Your goal » Nothing below is to be printed except the lines between the line holding "F = [-2 -1 1; 0" and the line holding "step 2: z = [1, -1]", inclusive, each exactly as it appears.

Information shown »

+---+

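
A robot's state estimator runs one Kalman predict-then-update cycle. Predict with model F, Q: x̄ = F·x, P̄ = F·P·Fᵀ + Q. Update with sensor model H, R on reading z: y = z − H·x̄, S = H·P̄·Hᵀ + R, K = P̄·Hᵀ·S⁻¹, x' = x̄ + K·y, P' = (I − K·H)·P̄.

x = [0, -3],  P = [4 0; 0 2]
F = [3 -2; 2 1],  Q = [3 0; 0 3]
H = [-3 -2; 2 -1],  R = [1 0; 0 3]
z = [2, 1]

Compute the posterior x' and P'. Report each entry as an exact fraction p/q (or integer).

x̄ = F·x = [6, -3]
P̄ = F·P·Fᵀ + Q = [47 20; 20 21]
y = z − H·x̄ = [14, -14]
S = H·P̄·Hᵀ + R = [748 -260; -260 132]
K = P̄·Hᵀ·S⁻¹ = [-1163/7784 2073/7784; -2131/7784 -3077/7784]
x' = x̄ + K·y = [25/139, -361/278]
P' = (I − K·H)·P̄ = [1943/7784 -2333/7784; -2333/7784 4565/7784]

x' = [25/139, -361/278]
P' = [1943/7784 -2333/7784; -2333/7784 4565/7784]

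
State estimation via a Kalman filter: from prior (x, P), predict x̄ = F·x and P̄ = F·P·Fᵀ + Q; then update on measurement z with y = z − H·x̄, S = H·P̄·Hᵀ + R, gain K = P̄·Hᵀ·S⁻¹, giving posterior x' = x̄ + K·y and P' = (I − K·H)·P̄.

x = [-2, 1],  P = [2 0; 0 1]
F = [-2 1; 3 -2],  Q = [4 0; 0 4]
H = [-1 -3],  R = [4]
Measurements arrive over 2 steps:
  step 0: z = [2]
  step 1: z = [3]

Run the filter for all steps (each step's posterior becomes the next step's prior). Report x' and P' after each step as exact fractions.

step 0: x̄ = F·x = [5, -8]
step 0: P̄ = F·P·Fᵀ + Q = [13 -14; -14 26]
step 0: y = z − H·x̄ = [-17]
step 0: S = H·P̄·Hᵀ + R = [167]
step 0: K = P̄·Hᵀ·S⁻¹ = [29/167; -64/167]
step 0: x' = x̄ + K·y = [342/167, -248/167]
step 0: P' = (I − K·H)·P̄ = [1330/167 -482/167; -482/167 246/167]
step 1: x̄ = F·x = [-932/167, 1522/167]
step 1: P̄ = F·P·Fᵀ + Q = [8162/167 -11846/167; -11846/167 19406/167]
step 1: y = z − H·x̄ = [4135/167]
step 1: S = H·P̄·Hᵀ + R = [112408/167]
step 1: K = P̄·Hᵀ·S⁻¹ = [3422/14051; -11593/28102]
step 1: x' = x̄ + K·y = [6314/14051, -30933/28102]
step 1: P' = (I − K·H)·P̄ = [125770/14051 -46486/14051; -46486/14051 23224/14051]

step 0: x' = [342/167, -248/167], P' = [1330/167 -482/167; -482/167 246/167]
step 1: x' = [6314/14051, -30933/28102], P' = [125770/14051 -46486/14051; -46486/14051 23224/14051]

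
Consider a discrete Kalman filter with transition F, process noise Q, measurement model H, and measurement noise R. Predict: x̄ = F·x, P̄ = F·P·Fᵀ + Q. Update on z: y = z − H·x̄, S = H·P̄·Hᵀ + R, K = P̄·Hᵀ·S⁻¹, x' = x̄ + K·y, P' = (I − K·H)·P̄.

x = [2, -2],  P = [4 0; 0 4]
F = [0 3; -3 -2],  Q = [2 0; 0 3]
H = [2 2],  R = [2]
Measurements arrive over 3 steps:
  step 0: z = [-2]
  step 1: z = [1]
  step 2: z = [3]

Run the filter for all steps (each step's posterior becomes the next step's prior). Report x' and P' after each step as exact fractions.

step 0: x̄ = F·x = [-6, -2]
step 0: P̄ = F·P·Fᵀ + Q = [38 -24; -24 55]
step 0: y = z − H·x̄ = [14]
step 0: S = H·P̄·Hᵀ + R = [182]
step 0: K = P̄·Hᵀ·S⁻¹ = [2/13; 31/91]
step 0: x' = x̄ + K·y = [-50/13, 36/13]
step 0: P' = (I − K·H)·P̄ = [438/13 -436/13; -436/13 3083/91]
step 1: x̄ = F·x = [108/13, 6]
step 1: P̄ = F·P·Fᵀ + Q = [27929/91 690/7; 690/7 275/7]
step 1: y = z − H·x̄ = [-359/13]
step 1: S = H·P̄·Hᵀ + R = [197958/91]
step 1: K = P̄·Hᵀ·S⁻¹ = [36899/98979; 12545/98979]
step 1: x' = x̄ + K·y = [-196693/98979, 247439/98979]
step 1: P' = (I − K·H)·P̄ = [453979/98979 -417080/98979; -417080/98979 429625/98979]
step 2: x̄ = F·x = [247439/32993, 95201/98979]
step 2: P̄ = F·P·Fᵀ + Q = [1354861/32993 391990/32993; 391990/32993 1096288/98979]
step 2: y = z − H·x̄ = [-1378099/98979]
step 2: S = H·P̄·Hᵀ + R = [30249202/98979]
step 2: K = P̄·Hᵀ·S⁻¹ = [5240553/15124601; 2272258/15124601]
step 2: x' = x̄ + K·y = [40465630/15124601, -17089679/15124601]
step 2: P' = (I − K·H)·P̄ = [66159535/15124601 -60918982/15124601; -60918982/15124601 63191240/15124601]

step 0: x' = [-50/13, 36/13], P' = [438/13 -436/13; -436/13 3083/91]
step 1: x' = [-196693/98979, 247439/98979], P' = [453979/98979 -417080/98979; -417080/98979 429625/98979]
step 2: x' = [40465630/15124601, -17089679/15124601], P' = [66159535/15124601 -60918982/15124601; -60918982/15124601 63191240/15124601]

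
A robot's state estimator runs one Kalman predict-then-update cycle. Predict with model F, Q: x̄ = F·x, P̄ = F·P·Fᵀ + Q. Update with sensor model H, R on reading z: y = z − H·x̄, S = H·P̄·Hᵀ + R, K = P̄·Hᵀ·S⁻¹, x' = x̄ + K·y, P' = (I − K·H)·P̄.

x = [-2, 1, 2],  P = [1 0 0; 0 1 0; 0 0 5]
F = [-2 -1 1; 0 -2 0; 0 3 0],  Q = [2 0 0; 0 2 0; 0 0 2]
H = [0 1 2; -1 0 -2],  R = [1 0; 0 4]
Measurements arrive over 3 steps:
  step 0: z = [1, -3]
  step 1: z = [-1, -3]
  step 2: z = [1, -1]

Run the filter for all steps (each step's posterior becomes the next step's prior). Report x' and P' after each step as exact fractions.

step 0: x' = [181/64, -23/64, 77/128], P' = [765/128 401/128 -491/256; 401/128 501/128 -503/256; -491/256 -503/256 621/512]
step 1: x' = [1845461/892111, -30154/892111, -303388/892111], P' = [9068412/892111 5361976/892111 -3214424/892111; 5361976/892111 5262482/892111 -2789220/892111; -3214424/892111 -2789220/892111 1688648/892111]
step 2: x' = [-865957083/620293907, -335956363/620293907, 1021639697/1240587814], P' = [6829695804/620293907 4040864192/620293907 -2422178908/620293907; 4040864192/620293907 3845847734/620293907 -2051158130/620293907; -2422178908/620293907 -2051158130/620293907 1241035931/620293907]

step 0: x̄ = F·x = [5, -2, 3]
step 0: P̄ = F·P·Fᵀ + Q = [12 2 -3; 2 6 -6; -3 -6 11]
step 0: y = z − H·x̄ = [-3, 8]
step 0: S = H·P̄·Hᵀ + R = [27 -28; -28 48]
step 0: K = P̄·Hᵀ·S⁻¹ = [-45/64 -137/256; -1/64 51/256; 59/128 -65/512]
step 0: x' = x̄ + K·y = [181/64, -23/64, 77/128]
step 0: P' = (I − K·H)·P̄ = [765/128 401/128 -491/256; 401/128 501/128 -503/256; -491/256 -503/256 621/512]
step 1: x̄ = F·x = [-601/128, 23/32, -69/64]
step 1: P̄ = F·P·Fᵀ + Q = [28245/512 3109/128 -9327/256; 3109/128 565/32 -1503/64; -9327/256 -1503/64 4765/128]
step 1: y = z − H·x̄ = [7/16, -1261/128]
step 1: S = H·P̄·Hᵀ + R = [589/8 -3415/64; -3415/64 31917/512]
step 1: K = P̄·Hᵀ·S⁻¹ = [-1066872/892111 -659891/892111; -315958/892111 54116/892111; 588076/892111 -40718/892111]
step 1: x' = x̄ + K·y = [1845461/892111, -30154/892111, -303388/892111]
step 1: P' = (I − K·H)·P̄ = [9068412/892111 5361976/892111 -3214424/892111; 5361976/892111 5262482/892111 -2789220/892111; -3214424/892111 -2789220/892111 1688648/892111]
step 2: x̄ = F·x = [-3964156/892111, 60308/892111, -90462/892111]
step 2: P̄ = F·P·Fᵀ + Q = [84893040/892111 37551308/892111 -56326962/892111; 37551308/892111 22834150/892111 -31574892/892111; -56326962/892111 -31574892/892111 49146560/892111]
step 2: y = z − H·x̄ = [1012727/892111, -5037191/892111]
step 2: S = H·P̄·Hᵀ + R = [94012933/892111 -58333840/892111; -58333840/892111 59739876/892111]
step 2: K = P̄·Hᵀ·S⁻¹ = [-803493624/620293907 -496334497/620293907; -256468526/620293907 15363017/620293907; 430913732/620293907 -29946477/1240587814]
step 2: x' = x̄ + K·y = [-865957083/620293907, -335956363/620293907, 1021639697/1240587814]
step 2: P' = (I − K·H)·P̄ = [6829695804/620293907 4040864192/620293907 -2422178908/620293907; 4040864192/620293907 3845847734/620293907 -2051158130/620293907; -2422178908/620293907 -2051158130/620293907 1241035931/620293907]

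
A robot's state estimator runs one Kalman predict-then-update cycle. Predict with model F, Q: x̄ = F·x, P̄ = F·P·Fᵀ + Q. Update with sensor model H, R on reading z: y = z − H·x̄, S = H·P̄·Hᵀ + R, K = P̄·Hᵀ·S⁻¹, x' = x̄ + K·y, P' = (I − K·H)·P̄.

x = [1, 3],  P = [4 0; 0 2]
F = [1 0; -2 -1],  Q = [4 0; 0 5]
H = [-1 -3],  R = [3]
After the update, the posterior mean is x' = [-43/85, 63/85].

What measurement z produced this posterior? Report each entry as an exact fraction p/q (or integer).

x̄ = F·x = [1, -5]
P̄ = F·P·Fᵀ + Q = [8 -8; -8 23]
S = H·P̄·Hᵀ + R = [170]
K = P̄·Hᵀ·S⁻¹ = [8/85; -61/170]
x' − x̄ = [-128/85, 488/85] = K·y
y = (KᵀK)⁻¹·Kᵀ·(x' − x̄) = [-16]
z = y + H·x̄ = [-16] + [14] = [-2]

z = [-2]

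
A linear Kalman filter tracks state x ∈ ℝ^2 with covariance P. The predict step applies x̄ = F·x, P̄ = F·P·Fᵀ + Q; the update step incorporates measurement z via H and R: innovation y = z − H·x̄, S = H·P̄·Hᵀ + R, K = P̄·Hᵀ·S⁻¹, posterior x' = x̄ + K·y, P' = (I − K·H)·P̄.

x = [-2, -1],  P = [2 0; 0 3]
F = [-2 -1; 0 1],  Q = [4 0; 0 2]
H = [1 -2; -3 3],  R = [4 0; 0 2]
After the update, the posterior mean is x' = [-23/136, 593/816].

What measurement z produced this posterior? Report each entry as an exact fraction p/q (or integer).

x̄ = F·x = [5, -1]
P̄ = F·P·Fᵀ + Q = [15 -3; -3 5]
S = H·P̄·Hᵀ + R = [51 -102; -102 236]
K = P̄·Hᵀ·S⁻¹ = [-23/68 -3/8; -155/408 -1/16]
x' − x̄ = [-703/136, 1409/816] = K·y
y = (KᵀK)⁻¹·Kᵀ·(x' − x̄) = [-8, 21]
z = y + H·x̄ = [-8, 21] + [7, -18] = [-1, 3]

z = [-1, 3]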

+---+

Answer box »
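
F = [-2 -1 1; 0 -2 0; 0 3 0],  Q = [2 0 0; 0 2 0; 0 0 2]
H = [0 1 2; -1 0 -2],  R = [1 0; 0 4]
Measurements arrive over 3 steps:
  step 0: z = [1, -3]
  step 1: z = [-1, -3]
  step 2: z = [1, -1]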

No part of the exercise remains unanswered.